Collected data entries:
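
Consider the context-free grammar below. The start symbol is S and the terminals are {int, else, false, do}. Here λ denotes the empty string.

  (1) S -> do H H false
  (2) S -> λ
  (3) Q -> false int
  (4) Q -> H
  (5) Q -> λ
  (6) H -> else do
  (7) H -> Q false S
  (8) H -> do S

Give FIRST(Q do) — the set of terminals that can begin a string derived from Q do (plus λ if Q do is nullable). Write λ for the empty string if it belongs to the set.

FIRST(S) = {λ, do}
FIRST(Q) = {λ, do, else, false}  (via H)
FIRST(H) = {do, else, false}  (via Q false S)
FIRST(Q do): take FIRST of each symbol in turn, carrying on past any symbol whose FIRST contains λ; result {do, else, false}.

{do, else, false}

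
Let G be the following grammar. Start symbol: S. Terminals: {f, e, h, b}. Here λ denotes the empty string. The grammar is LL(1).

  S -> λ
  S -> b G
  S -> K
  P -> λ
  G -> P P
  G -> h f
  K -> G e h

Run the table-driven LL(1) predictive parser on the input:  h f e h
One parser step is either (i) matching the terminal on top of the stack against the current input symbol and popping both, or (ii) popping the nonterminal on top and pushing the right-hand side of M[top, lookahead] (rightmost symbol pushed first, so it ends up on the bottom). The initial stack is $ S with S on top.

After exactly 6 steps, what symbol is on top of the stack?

     Stack      Input      Action
  1  $ S        h f e h $  expand S -> K
  2  $ K        h f e h $  expand K -> G e h
  3  $ h e G    h f e h $  expand G -> h f
  4  $ h e f h  h f e h $  match h
  5  $ h e f    f e h $    match f
  6  $ h e      e h $      match e
Stack after step 6: $ h (top = h).

h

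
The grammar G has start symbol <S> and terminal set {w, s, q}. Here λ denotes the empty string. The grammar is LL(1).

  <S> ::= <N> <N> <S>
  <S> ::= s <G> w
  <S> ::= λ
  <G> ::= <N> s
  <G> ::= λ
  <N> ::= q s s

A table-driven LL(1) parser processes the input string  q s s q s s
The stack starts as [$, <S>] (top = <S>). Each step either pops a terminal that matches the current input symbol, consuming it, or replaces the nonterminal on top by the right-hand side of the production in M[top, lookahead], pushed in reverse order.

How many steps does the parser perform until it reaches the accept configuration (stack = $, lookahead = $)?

10

step 1: stack=$ <S>  input=q s s q s s $  — expand <S> ::= <N> <N> <S>
step 2: stack=$ <S> <N> <N>  input=q s s q s s $  — expand <N> ::= q s s
step 3: stack=$ <S> <N> s s q  input=q s s q s s $  — match q
step 4: stack=$ <S> <N> s s  input=s s q s s $  — match s
step 5: stack=$ <S> <N> s  input=s q s s $  — match s
step 6: stack=$ <S> <N>  input=q s s $  — expand <N> ::= q s s
step 7: stack=$ <S> s s q  input=q s s $  — match q
step 8: stack=$ <S> s s  input=s s $  — match s
step 9: stack=$ <S> s  input=s $  — match s
step 10: stack=$ <S>  input=$  — expand <S> ::= λ
Accept reached after 10 steps.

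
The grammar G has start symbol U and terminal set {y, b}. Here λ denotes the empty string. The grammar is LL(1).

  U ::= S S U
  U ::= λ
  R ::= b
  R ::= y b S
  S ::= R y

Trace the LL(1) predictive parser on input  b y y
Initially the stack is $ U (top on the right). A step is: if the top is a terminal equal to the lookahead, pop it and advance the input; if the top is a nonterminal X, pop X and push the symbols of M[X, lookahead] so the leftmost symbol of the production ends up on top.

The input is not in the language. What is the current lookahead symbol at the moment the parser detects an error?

$

     Stack        Input    Action
  1  $ U          b y y $  expand U ::= S S U
  2  $ U S S      b y y $  expand S ::= R y
  3  $ U S y R    b y y $  expand R ::= b
  4  $ U S y b    b y y $  match b
  5  $ U S y      y y $    match y
  6  $ U S        y $      expand S ::= R y
  7  $ U y R      y $      expand R ::= y b S
  8  $ U y S b y  y $      match y
  9  $ U y S b    $        error: top is terminal b but lookahead is $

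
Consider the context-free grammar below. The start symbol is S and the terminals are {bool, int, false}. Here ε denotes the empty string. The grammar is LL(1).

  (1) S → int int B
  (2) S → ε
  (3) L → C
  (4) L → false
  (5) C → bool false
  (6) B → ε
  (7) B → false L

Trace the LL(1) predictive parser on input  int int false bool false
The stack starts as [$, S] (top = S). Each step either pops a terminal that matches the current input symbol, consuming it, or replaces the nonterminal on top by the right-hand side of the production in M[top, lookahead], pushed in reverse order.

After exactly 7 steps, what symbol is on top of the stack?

bool

step 1: stack=$ S  input=int int false bool false $  — expand S → int int B
step 2: stack=$ B int int  input=int int false bool false $  — match int
step 3: stack=$ B int  input=int false bool false $  — match int
step 4: stack=$ B  input=false bool false $  — expand B → false L
step 5: stack=$ L false  input=false bool false $  — match false
step 6: stack=$ L  input=bool false $  — expand L → C
step 7: stack=$ C  input=bool false $  — expand C → bool false
Stack after step 7: $ false bool (top = bool).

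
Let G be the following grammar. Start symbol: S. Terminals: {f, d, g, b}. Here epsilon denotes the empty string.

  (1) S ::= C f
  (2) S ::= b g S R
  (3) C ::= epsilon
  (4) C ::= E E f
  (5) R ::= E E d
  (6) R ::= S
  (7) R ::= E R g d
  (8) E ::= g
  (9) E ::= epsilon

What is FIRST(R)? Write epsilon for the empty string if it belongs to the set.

FIRST(E) = {epsilon, g}
FIRST(C) = {epsilon, f, g}  (via E E f)
FIRST(S) = {b, f, g}  (via C f)
FIRST(R) = {b, d, f, g}  (via E E d, S, E R g d)

{b, d, f, g}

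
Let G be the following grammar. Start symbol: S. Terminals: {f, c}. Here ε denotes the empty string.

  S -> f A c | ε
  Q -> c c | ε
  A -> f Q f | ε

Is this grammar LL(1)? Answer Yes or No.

Yes

FIRST(S) = {ε, f}
FIRST(Q) = {ε, c}
FIRST(A) = {ε, f}
FOLLOW(S) = {$}
FOLLOW(Q) = {f}
FOLLOW(A) = {c}
Each cell of M receives at most one production.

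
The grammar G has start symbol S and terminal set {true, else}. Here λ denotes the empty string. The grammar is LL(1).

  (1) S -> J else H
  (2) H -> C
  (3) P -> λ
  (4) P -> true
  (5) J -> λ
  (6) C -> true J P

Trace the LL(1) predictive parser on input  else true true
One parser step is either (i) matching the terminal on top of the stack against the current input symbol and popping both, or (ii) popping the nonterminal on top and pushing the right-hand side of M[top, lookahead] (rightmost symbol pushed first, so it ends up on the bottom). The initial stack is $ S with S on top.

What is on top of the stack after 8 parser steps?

true

step 1: stack=$ S  input=else true true $  — expand S -> J else H
step 2: stack=$ H else J  input=else true true $  — expand J -> λ
step 3: stack=$ H else  input=else true true $  — match else
step 4: stack=$ H  input=true true $  — expand H -> C
step 5: stack=$ C  input=true true $  — expand C -> true J P
step 6: stack=$ P J true  input=true true $  — match true
step 7: stack=$ P J  input=true $  — expand J -> λ
step 8: stack=$ P  input=true $  — expand P -> true
Stack after step 8: $ true (top = true).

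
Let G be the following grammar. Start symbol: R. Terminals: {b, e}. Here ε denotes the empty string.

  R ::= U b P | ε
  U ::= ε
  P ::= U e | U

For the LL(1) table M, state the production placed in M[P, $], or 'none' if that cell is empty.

FIRST(U): from U::=ε we get {ε}. So FIRST(U) = {ε}.
FIRST(R): from R::=U b P we get {b}; from R::=ε we get {ε}. So FIRST(R) = {ε, b}.
FIRST(P): from P::=U e we get {e}; from P::=U we get {ε}. So FIRST(P) = {ε, e}.
FOLLOW(R) includes $ since R is the start symbol.
FOLLOW(R): R appears on no right-hand side. Thus FOLLOW(R) = {$}.
FOLLOW(P): in R::=U b P, the suffix after P is empty, so FOLLOW(P) ⊇ FOLLOW(R) = {$}. Thus FOLLOW(P) = {$}.
For P ::= U e: FIRST(U e) = {e}, so it goes in M[P, t] for t ∈ {e}.
For P ::= U: FIRST(U) = {ε}, so it goes in M[P, t] for t ∈ {}; since ε ∈ FIRST, also for every t ∈ FOLLOW(P) = {$}.

P ::= U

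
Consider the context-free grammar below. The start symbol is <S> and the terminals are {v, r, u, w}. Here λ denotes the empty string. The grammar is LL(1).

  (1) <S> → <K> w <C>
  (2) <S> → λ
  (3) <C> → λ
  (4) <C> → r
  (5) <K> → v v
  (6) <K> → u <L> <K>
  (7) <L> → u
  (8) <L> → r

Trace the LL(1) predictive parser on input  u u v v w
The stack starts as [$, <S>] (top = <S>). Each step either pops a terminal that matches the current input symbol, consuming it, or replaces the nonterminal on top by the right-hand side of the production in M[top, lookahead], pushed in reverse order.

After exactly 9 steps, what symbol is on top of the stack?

<C>

     Stack              Input        Action
  1  $ <S>              u u v v w $  expand <S> → <K> w <C>
  2  $ <C> w <K>        u u v v w $  expand <K> → u <L> <K>
  3  $ <C> w <K> <L> u  u u v v w $  match u
  4  $ <C> w <K> <L>    u v v w $    expand <L> → u
  5  $ <C> w <K> u      u v v w $    match u
  6  $ <C> w <K>        v v w $      expand <K> → v v
  7  $ <C> w v v        v v w $      match v
  8  $ <C> w v          v w $        match v
  9  $ <C> w            w $          match w
Stack after step 9: $ <C> (top = <C>).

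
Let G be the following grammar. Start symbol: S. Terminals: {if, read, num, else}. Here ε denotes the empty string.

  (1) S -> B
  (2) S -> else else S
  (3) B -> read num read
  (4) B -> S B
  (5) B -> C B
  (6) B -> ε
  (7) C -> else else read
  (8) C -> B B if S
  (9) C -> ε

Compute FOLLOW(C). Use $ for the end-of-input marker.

{$, else, if, read}

FIRST(S): from S->B we get {ε, else, if, read}; from S->else else S we get {else}. So FIRST(S) = {ε, else, if, read}.
FIRST(B): from B->read num read we get {read}; from B->S B we get {ε, else, if, read}; from B->C B we get {ε, else, if, read}; from B->ε we get {ε}. So FIRST(B) = {ε, else, if, read}.
FIRST(C): from C->else else read we get {else}; from C->B B if S we get {else, if, read}; from C->ε we get {ε}. So FIRST(C) = {ε, else, if, read}.
FOLLOW(S) includes $ since S is the start symbol.
FOLLOW(S): in S->else else S, the suffix after S is empty (adds nothing new); in B->S B, S is followed by B with FIRST {ε, else, if, read}; in B->S B, the suffix after S is nullable, so FOLLOW(S) ⊇ FOLLOW(B) = {$, else, if, read}; in C->B B if S, the suffix after S is empty, so FOLLOW(S) ⊇ FOLLOW(C) = {$, else, if, read}. Thus FOLLOW(S) = {$, else, if, read}.
FOLLOW(B): in S->B, the suffix after B is empty, so FOLLOW(B) ⊇ FOLLOW(S) = {$, else, if, read}; in B->S B, the suffix after B is empty (adds nothing new); in B->C B, the suffix after B is empty (adds nothing new); in C->B B if S (occurrence 1), B is followed by B if S with FIRST {else, if, read}; in C->B B if S (occurrence 2), B is followed by if S with FIRST {if}. Thus FOLLOW(B) = {$, else, if, read}.
FOLLOW(C): in B->C B, C is followed by B with FIRST {ε, else, if, read}; in B->C B, the suffix after C is nullable, so FOLLOW(C) ⊇ FOLLOW(B) = {$, else, if, read}. Thus FOLLOW(C) = {$, else, if, read}.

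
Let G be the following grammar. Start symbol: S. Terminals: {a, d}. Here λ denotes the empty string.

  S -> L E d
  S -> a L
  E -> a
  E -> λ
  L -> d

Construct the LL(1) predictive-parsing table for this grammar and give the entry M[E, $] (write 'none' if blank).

FIRST(E): from E->a we get {a}; from E->λ we get {λ}. So FIRST(E) = {λ, a}.
FIRST(L): from L->d we get {d}. So FIRST(L) = {d}.
FIRST(S): from S->L E d we get {d}; from S->a L we get {a}. So FIRST(S) = {a, d}.
FOLLOW(S) includes $ since S is the start symbol.
FOLLOW(E): in S->L E d, E is followed by d with FIRST {d}. Thus FOLLOW(E) = {d}.
For E -> a: FIRST(a) = {a}, so it goes in M[E, t] for t ∈ {a}.
For E -> λ: FIRST(λ) = {λ}, so it goes in M[E, t] for t ∈ {}; since λ ∈ FIRST, also for every t ∈ FOLLOW(E) = {d}.
None of these place a production in M[E, $].

none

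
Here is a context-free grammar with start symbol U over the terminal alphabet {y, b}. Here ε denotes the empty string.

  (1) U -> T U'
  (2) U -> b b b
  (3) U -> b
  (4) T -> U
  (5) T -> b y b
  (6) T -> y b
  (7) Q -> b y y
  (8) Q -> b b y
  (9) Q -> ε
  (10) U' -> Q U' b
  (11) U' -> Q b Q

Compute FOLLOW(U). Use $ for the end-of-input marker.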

Work required: Write out each line above with the word "context".

Exercise solution:
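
Consider the context-free grammar below. The start symbol is S and the terminals are {int, else, false, do}. Here λ denotes the empty string.
Consider the context-free grammar below. The start symbol is S and the terminals are {bool, int, false}. Here ε denotes the empty string. The grammar is LL(1).
Consider the context-free grammar below. The start symbol is <S> and the terminals are {v, r, u, w}. Here λ denotes the empty string. The grammar is LL(1).
Here is a context-free grammar with start symbol U over the terminal alphabet {y, b}. Here ε denotes the empty string.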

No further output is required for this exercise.